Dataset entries
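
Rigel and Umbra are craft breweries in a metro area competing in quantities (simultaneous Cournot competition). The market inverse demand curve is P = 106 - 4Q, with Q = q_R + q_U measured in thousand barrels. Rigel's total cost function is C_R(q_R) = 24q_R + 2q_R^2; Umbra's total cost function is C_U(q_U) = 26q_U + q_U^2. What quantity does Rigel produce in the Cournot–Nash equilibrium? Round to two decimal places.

Rigel's profit: π_R = (106 - 4Q)q_R - (24q_R + 2q_R²). Setting ∂π_R/∂q_R = 0: 82 - 12q_R - 4(q_U) = 0.
Umbra's profit: π_U = (106 - 4Q)q_U - (26q_U + q_U²). Setting ∂π_U/∂q_U = 0: 80 - 10q_U - 4(q_R) = 0.
Best responses: q_R = (82 - 4q_U)/12, q_U = (80 - 4q_R)/10.
Substituting one into the other gives q_R = 125/26 and q_U = 79/13.

4.81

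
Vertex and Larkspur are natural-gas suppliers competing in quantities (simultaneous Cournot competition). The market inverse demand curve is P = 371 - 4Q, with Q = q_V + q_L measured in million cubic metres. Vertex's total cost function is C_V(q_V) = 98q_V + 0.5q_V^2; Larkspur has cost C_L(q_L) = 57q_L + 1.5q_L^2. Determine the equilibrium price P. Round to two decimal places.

203.24

Vertex's profit: π_V = (371 - 4Q)q_V - (98q_V + (1/2)q_V²). Setting ∂π_V/∂q_V = 0: 273 - 9q_V - 4(q_L) = 0.
Larkspur's profit: π_L = (371 - 4Q)q_L - (57q_L + (3/2)q_L²). Setting ∂π_L/∂q_L = 0: 314 - 11q_L - 4(q_V) = 0.
Rearranging gives the reaction functions q_V = (273 - 4q_L)/9 and q_L = (314 - 4q_V)/11.
Substituting one into the other gives q_V = 1747/83 and q_L = 1734/83.
Total output Q = 41.9398, so price P = 371 - 4·41.9398 = 203.2410.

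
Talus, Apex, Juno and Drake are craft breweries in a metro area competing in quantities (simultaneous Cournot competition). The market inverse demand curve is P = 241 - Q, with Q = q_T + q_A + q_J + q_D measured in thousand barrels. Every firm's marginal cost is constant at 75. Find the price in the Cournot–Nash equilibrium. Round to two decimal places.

108.20

Each firm earns π_i = (241 - Q)q_i - 75q_i.
Setting ∂π_i/∂q_i = 0 with rivals' quantities fixed: 166 - 2q_i - Σ_{j≠i} q_j = 0.
With identical firms every q_j equals q_i, so Σ_{j≠i} q_j = 3q_i and 166 = 5q_i, giving q_i = 166/5.
Total output Q = 664/5, so price P = 241 - 664/5 = 541/5.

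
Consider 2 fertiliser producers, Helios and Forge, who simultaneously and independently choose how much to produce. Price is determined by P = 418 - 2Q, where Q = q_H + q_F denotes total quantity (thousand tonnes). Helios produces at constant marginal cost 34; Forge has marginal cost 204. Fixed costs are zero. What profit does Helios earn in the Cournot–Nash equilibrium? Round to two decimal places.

Helios's profit: π_H = (418 - 2Q)q_H - (34q_H). Setting ∂π_H/∂q_H = 0: 384 - 4q_H - 2(q_F) = 0.
Forge's first-order condition: 214 - 4q_F - 2(q_H) = 0.
Best responses: q_H = (384 - 2q_F)/4, q_F = (214 - 2q_H)/4.
Solving the pair: q_H = 277/3, q_F = 22/3.
Price P = 418 - 2·(299/3) = 656/3.
Helios's profit: (656/3 - 34)·(277/3) = 17050.8889.

17050.89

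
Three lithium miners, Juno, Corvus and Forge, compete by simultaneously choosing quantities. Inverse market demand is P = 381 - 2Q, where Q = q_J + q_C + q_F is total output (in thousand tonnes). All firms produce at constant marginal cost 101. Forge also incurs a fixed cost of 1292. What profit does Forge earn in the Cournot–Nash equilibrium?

1158

Each firm earns π_i = (381 - 2Q)q_i - 101q_i.
First-order condition (treating rivals' output as given): 280 - 4q_i - 2·Σ_{j≠i} q_j = 0.
With identical firms every q_j equals q_i, so Σ_{j≠i} q_j = 2q_i and 280 = 8q_i, giving q_i = 35.
Price P = 381 - 2·105 = 171.
Forge's profit: (171 - 101)·35 - 1292 = 1158.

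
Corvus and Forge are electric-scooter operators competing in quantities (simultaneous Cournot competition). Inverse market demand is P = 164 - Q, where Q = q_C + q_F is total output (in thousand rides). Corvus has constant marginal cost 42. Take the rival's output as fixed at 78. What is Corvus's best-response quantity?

With the rival's output fixed at 78, Corvus's profit is π_C = (164 - 78 - q_C)q_C - (42q_C) = (86 - q_C)q_C - (42q_C).
∂π_C/∂q_C = 44 - 2q_C = 0, so q_C = 22.

22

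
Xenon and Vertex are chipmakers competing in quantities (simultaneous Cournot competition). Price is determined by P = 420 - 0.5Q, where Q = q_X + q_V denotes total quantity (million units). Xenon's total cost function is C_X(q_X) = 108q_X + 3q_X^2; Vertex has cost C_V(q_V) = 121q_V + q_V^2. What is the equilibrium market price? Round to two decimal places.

354.37

Xenon's profit: π_X = (420 - 0.5Q)q_X - (108q_X + 3q_X²). Setting ∂π_X/∂q_X = 0: 312 - 7q_X - (1/2)(q_V) = 0.
Vertex's profit: π_V = (420 - 0.5Q)q_V - (121q_V + q_V²). Setting ∂π_V/∂q_V = 0: 299 - 3q_V - (1/2)(q_X) = 0.
So q_X = (312 - (1/2)q_V)/7 and q_V = (299 - (1/2)q_X)/3.
Solving the pair: q_X = 37.9036, q_V = 93.3494.
Total output Q = 131.2530, so price P = 420 - (1/2)·131.2530 = 354.3735.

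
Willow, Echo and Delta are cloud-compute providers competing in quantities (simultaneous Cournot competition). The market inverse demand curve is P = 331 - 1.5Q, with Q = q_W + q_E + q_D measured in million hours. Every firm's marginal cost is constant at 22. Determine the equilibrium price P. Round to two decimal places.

Each firm earns π_i = (331 - 1.5Q)q_i - 22q_i.
First-order condition (treating rivals' output as given): 309 - 3q_i - (3/2)·Σ_{j≠i} q_j = 0.
With identical firms every q_j equals q_i, so Σ_{j≠i} q_j = 2q_i and 309 = 6q_i, giving q_i = 103/2.
Total output Q = 309/2, so price P = 331 - (3/2)·(309/2) = 397/4.

99.25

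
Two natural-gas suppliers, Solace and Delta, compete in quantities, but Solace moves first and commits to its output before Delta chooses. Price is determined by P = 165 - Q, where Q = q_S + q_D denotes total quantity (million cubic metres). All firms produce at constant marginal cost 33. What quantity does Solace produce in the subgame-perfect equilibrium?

The follower Delta best-responds to any q_S: π_D = (165 - Q)q_D - 33q_D.
Setting the follower's marginal profit to zero, 132 - q_S - 2q_D = 0, i.e. q_D = (132 - q_S)/2.
Solace substitutes q_D(q_S) into its own profit: π_S = q_S(165 - q_S - (132 - q_S)/2) - 33q_S = (99 - (1/2)q_S)q_S - 33q_S.
The leader's first-order condition 66 - q_S = 0 yields q_S = 66.
Then q_D = (132 - 66)/2 = 33.

66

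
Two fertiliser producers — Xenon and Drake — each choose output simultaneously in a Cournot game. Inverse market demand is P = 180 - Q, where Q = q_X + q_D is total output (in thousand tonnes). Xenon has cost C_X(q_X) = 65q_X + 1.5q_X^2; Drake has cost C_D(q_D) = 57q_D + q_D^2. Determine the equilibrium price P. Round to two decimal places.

Xenon's profit: π_X = (180 - Q)q_X - (65q_X + (3/2)q_X²). Setting ∂π_X/∂q_X = 0: 115 - 5q_X - (q_D) = 0.
Drake's profit: π_D = (180 - Q)q_D - (57q_D + q_D²). Setting ∂π_D/∂q_D = 0: 123 - 4q_D - (q_X) = 0.
So q_X = (115 - q_D)/5 and q_D = (123 - q_X)/4.
Solving the pair: q_X = 337/19, q_D = 500/19.
Total output Q = 837/19, so price P = 180 - 837/19 = 135.9474.

135.95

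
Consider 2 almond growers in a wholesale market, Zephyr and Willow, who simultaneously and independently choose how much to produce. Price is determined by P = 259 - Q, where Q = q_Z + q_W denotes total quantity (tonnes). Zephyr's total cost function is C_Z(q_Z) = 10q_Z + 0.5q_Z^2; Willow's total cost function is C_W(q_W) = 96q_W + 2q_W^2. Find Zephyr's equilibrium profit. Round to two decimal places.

9194.95

Zephyr's profit: π_Z = (259 - Q)q_Z - (10q_Z + (1/2)q_Z²). Setting ∂π_Z/∂q_Z = 0: 249 - 3q_Z - (q_W) = 0.
Willow's profit: π_W = (259 - Q)q_W - (96q_W + 2q_W²). Setting ∂π_W/∂q_W = 0: 163 - 6q_W - (q_Z) = 0.
Best responses: q_Z = (249 - q_W)/3, q_W = (163 - q_Z)/6.
Solving the pair: q_Z = 1331/17, q_W = 240/17.
Price P = 259 - 1571/17 = 166.5882.
Zephyr's profit: 166.5882·(1331/17) - 10·(1331/17) - (1/2)(1331/17)² = 9194.9533.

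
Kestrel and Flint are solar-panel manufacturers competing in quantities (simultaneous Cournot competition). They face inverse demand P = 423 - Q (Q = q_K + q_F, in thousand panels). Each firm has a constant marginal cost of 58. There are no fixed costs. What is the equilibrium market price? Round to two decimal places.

179.67

A representative firm's profit is π_i = q_i(423 - Q) - 58q_i.
Setting ∂π_i/∂q_i = 0 with rivals' quantities fixed: 365 - 2q_i - q_j = 0.
With identical firms every q_j equals q_i, so q_j = q_i and 365 = 3q_i, giving q_i = 365/3.
Total output Q = 730/3, so price P = 423 - 730/3 = 539/3.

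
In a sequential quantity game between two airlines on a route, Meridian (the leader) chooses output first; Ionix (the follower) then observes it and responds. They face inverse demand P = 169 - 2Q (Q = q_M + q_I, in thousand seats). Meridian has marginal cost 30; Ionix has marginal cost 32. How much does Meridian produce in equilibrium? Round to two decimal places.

Solve by backward induction. Given q_M, the follower Ionix maximises π_I = (169 - 2q_M - 2q_I)q_I - 32q_I.
Follower FOC: 137 - 2q_M - 4q_I = 0, so q_I(q_M) = (137 - 2q_M)/4.
The leader anticipates this reaction. Substituting into P = 169 - 2Q gives P = 201/2 - q_M, so π_M = (201/2 - q_M)q_M - 30q_M.
Maximising: ∂π_M/∂q_M = 141/2 - 2q_M = 0, giving q_M = 141/4.
Then q_I = (137 - 2·(141/4))/4 = 133/8.

35.25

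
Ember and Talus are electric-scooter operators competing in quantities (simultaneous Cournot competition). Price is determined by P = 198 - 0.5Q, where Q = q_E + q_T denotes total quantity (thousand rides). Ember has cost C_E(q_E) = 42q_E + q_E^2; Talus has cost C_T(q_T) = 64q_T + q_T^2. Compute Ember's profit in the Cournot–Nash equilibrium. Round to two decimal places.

Ember's profit: π_E = (198 - 0.5Q)q_E - (42q_E + q_E²). Setting ∂π_E/∂q_E = 0: 156 - 3q_E - (1/2)(q_T) = 0.
Talus's first-order condition: 134 - 3q_T - (1/2)(q_E) = 0.
So q_E = (156 - (1/2)q_T)/3 and q_T = (134 - (1/2)q_E)/3.
Solving the pair: q_E = 1604/35, q_T = 1296/35.
Price P = 198 - (1/2)·(580/7) = 1096/7.
Ember's profit: (1096/7)·(1604/35) - 42·(1604/35) - (1604/35)² = 3150.3869.

3150.39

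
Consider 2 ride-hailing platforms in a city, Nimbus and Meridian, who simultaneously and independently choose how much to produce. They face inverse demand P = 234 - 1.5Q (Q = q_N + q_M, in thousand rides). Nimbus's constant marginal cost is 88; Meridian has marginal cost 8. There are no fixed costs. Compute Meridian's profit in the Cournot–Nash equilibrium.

6936

Nimbus's profit: π_N = (234 - 1.5Q)q_N - (88q_N). Setting ∂π_N/∂q_N = 0: 146 - 3q_N - (3/2)(q_M) = 0.
Meridian's first-order condition: 226 - 3q_M - (3/2)(q_N) = 0.
So q_N = (146 - (3/2)q_M)/3 and q_M = (226 - (3/2)q_N)/3.
Substituting one into the other gives q_N = 44/3 and q_M = 68.
Price P = 234 - (3/2)·(248/3) = 110.
Meridian's profit: (110 - 8)·68 = 6936.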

TRY IT> Retype exactly, and only, the lines that run from the one with "Consider 2 ride-hailing" through the final line of the entries.

WRITTEN SOLUTION>
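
Consider 2 ride-hailing platforms in a city, Nimbus and Meridian, who simultaneously and independently choose how much to produce. They face inverse demand P = 234 - 1.5Q (Q = q_N + q_M, in thousand rides). Nimbus's constant marginal cost is 88; Meridian has marginal cost 8. There are no fixed costs. Compute Meridian's profit in the Cournot–Nash equilibrium.

6936

Nimbus's profit: π_N = (234 - 1.5Q)q_N - (88q_N). Setting ∂π_N/∂q_N = 0: 146 - 3q_N - (3/2)(q_M) = 0.
Meridian's first-order condition: 226 - 3q_M - (3/2)(q_N) = 0.
So q_N = (146 - (3/2)q_M)/3 and q_M = (226 - (3/2)q_N)/3.
Substituting one into the other gives q_N = 44/3 and q_M = 68.
Price P = 234 - (3/2)·(248/3) = 110.
Meridian's profit: (110 - 8)·68 = 6936.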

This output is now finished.